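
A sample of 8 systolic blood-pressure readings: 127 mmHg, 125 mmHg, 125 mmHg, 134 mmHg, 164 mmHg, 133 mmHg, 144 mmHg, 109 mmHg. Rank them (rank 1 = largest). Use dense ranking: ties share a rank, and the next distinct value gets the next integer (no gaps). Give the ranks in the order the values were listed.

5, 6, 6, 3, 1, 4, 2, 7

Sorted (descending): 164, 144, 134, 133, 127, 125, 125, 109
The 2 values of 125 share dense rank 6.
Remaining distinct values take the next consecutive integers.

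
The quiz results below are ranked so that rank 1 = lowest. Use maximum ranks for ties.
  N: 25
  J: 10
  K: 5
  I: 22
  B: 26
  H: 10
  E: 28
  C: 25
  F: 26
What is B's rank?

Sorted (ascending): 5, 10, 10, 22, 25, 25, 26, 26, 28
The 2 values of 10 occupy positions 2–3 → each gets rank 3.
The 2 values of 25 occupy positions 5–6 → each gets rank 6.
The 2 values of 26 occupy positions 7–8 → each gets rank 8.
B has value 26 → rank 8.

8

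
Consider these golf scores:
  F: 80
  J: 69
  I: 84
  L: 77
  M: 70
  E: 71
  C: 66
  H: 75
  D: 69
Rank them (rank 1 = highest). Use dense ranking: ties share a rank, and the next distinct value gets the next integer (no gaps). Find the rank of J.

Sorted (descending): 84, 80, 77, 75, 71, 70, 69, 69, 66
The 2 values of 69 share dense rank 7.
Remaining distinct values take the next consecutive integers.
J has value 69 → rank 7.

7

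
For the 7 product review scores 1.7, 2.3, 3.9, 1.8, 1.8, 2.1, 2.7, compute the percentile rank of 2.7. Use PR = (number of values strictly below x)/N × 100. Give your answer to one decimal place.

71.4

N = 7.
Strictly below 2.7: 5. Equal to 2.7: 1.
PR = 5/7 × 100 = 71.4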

□ □ □ □

▸ **YOUR INSTRUCTIONS**: The task calls for every line of the material to be reproduced precisely.

▸ **EXERCISE RESPONSE**:
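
A sample of 8 systolic blood-pressure readings: 127 mmHg, 125 mmHg, 125 mmHg, 134 mmHg, 164 mmHg, 133 mmHg, 144 mmHg, 109 mmHg. Rank them (rank 1 = largest). Use dense ranking: ties share a rank, and the next distinct value gets the next integer (no gaps). Give the ranks in the order the values were listed.

5, 6, 6, 3, 1, 4, 2, 7

Sorted (descending): 164, 144, 134, 133, 127, 125, 125, 109
The 2 values of 125 share dense rank 6.
Remaining distinct values take the next consecutive integers.

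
The quiz results below are ranked so that rank 1 = lowest. Use maximum ranks for ties.
  N: 25
  J: 10
  K: 5
  I: 22
  B: 26
  H: 10
  E: 28
  C: 25
  F: 26
What is B's rank?

Sorted (ascending): 5, 10, 10, 22, 25, 25, 26, 26, 28
The 2 values of 10 occupy positions 2–3 → each gets rank 3.
The 2 values of 25 occupy positions 5–6 → each gets rank 6.
The 2 values of 26 occupy positions 7–8 → each gets rank 8.
B has value 26 → rank 8.

8

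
Consider these golf scores:
  F: 80
  J: 69
  I: 84
  L: 77
  M: 70
  E: 71
  C: 66
  H: 75
  D: 69
Rank them (rank 1 = highest). Use dense ranking: ties share a rank, and the next distinct value gets the next integer (no gaps). Find the rank of J.

Sorted (descending): 84, 80, 77, 75, 71, 70, 69, 69, 66
The 2 values of 69 share dense rank 7.
Remaining distinct values take the next consecutive integers.
J has value 69 → rank 7.

7

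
For the 7 product review scores 1.7, 2.3, 3.9, 1.8, 1.8, 2.1, 2.7, compute the percentile rank of 2.7. Use PR = (number of values strictly below x)/N × 100. Give your answer to one decimal place.

71.4

N = 7.
Strictly below 2.7: 5. Equal to 2.7: 1.
PR = 5/7 × 100 = 71.4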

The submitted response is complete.